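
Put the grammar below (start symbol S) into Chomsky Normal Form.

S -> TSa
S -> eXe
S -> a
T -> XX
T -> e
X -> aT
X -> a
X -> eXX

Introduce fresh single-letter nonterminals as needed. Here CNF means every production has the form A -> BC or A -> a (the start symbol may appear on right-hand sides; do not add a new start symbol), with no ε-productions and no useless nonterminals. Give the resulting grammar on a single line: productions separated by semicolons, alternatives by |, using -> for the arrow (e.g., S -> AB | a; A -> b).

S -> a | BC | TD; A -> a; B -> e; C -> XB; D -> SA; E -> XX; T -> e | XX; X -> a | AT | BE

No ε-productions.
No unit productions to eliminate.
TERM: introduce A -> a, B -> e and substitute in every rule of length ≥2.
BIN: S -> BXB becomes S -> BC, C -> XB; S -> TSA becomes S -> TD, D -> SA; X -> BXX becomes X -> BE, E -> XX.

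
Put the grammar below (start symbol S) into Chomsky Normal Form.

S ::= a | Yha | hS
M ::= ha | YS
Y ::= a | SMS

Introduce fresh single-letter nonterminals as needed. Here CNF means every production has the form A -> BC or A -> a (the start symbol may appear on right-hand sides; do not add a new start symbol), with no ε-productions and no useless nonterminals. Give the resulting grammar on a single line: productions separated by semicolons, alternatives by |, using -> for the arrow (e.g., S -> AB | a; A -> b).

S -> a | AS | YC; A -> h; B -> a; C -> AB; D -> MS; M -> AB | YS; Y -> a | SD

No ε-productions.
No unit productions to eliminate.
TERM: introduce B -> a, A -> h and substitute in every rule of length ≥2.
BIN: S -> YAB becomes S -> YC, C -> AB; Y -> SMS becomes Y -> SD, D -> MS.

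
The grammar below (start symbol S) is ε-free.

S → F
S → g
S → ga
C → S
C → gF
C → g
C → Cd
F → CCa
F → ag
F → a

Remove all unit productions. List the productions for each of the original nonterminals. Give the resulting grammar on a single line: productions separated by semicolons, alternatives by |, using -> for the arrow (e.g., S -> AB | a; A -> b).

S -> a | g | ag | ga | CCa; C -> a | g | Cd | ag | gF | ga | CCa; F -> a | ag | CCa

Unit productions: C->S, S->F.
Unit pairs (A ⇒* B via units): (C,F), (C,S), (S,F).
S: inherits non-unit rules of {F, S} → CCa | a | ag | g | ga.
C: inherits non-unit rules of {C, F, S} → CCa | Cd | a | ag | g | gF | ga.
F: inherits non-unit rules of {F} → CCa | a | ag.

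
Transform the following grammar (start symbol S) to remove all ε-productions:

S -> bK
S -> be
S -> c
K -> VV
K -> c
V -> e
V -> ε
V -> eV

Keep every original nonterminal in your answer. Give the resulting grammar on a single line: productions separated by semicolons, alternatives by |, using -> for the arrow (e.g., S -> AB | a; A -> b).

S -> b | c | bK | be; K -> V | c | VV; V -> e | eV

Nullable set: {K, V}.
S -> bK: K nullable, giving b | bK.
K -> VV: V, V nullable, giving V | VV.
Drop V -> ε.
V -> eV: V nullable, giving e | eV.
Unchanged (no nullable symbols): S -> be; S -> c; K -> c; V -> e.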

● ● ● ●

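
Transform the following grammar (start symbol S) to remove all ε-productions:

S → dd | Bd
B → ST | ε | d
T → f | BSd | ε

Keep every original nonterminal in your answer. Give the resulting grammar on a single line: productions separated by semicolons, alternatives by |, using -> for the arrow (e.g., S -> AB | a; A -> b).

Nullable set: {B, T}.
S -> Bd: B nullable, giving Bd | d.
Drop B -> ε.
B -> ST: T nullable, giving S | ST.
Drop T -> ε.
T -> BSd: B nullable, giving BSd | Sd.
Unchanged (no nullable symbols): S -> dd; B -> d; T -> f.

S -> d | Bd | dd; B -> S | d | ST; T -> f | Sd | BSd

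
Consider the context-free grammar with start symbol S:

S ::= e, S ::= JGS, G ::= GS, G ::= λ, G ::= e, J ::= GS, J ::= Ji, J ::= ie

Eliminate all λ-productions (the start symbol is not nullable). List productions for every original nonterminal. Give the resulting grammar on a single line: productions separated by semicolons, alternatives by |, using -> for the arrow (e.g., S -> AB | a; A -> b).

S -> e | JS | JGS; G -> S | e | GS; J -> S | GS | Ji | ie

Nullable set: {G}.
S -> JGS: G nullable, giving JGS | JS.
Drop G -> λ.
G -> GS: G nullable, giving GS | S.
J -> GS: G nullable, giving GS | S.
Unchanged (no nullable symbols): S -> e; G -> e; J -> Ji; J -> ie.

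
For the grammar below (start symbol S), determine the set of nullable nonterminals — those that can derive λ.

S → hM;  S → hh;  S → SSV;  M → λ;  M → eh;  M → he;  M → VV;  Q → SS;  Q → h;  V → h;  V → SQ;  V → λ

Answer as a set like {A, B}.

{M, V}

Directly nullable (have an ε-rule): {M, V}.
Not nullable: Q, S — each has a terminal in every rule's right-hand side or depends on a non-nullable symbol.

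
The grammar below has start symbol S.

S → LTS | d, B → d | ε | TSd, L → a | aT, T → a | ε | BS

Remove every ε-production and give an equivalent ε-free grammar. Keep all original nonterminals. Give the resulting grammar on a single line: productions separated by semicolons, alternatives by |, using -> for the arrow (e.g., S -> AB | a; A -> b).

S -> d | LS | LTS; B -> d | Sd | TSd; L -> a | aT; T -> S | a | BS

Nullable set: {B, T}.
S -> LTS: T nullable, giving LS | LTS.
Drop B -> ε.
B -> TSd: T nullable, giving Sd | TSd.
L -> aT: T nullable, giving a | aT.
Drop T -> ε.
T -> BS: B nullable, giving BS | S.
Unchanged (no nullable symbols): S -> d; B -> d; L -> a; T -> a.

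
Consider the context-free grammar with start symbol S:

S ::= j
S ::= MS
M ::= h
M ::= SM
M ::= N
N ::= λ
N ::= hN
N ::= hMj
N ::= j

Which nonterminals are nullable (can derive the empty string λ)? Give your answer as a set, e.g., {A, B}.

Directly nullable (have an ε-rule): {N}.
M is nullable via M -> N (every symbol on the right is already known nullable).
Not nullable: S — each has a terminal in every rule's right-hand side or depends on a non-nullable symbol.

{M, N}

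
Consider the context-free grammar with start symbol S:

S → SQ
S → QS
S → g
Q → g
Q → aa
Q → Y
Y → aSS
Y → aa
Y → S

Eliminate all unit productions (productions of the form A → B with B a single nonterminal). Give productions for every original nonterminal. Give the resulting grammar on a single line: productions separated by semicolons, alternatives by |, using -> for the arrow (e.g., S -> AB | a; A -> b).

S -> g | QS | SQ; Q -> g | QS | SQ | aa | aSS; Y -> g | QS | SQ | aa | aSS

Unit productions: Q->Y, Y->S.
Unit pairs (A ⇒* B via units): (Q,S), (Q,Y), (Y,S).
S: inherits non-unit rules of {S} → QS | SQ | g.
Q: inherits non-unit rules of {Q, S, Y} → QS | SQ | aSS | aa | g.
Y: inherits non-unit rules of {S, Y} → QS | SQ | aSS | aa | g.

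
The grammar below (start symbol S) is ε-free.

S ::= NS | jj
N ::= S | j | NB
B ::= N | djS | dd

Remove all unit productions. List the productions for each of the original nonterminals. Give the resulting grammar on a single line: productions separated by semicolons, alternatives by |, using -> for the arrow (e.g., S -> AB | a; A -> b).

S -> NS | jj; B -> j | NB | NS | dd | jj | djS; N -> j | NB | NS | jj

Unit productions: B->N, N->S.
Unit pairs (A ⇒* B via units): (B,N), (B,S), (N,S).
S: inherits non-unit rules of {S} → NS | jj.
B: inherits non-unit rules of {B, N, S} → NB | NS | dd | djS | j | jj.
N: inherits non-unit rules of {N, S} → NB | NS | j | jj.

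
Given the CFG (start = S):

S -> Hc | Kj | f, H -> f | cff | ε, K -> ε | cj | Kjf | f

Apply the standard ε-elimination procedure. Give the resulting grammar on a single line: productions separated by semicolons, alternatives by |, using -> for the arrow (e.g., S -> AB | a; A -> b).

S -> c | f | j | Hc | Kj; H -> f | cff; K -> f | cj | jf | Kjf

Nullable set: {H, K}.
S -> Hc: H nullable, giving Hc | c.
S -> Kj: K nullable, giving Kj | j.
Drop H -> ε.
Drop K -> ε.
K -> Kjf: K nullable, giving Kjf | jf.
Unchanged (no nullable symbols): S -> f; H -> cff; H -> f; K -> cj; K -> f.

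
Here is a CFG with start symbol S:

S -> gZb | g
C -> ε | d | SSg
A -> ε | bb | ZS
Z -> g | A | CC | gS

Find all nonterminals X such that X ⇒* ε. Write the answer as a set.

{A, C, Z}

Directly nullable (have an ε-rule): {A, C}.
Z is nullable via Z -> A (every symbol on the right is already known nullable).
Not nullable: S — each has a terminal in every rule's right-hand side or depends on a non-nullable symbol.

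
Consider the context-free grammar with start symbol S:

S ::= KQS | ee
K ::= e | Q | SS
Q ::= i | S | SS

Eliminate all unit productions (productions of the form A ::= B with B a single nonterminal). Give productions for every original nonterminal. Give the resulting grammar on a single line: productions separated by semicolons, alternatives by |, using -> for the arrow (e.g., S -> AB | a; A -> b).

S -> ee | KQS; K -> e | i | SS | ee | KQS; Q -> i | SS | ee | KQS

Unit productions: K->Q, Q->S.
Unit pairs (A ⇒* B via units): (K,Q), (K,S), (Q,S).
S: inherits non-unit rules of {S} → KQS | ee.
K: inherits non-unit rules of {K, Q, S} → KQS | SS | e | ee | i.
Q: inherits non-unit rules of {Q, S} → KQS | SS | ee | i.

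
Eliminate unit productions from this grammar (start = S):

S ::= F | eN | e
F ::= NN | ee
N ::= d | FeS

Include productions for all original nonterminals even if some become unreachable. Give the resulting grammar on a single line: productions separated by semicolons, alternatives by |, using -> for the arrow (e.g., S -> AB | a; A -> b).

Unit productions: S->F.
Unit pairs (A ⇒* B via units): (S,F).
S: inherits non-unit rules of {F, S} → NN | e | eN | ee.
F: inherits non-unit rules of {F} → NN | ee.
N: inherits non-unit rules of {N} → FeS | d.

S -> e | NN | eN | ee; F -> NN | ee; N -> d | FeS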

● ● ● ●

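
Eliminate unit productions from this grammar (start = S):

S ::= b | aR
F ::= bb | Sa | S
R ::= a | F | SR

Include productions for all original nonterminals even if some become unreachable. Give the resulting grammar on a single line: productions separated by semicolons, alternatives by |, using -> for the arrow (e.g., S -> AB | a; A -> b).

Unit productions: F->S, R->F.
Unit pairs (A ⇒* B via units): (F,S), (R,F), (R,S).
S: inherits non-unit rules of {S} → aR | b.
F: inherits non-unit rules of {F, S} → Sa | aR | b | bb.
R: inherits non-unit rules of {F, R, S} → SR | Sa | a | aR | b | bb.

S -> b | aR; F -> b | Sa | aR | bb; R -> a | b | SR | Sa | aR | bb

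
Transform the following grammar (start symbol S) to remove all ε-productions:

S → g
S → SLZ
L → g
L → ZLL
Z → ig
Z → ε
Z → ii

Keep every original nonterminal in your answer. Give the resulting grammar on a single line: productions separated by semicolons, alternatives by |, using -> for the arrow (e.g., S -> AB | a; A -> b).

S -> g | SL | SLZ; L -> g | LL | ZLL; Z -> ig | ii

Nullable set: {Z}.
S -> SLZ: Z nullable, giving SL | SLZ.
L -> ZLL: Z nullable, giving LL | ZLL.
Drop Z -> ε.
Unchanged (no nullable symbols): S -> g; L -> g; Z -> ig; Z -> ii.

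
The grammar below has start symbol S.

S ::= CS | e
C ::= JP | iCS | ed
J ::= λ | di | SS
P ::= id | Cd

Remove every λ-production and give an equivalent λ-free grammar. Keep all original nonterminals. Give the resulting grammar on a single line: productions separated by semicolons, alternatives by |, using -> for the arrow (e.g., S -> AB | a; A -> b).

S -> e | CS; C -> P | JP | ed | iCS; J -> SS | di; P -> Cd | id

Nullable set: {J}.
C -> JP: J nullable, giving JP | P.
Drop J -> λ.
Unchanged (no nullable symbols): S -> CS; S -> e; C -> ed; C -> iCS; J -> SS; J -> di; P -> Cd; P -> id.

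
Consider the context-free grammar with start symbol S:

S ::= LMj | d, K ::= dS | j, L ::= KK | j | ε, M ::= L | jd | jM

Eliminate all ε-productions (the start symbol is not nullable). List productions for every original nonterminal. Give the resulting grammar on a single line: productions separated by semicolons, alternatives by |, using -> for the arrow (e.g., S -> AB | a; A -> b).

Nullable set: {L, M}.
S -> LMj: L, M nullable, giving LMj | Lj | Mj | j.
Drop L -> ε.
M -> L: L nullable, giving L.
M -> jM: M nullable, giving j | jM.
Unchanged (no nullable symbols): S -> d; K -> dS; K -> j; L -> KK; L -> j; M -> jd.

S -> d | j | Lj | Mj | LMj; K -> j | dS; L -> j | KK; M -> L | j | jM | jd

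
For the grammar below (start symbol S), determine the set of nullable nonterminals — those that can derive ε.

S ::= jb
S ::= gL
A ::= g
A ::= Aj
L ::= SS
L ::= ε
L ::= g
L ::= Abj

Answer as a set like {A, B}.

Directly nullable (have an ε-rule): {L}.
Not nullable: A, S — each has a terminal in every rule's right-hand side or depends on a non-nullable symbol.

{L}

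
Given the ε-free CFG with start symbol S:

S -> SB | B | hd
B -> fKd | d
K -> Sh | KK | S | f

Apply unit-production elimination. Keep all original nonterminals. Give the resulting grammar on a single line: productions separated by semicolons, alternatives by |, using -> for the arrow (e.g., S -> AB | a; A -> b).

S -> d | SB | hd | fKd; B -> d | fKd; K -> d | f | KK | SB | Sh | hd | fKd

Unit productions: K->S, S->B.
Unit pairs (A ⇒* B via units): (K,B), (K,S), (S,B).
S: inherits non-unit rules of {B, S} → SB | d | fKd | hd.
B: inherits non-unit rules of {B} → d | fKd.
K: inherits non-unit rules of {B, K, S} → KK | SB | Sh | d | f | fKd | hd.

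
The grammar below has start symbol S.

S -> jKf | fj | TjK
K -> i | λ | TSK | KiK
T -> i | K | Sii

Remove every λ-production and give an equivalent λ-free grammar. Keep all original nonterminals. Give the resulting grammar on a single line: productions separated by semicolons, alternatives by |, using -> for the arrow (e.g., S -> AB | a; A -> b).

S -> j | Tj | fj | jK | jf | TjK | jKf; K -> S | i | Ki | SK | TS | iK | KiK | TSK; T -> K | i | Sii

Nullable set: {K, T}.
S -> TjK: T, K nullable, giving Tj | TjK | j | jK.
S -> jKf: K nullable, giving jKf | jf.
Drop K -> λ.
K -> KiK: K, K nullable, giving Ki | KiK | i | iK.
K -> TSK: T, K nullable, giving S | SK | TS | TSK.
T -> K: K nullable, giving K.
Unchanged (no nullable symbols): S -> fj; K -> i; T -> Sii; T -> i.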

● ● ● ●

▸ **TASK BRIEF**: Each line above that has the word "Given" must be copied.

▸ **YOUR SOLUTION**:
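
Given the CFG (start = S):
Given the ε-free CFG with start symbol S: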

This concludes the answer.